■ TO DO: Collect every line in the records below that contains the word "transition".

■ DATA EXTRACT:
* * * * * * *
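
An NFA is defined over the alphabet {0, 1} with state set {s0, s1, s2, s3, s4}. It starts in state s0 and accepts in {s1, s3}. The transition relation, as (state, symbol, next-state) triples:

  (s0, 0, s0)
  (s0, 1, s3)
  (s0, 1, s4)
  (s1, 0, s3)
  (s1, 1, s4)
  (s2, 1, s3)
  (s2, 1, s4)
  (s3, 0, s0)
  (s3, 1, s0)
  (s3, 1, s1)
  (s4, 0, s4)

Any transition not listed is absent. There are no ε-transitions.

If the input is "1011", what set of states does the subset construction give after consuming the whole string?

{s0, s1}

Start in {s0}.
Read '1': s0→{s3, s4}; now {s3, s4}.
Read '0': s3→{s0}, s4→{s4}; now {s0, s4}.
Read '1': s0→{s3, s4}, s4→∅; now {s3, s4}.
Read '1': s3→{s0, s1}, s4→∅; now {s0, s1}.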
* * * * * * *
■ FINISHED TASK:
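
An NFA is defined over the alphabet {0, 1} with state set {s0, s1, s2, s3, s4}. It starts in state s0 and accepts in {s1, s3}. The transition relation, as (state, symbol, next-state) triples:
Any transition not listed is absent. There are no ε-transitions.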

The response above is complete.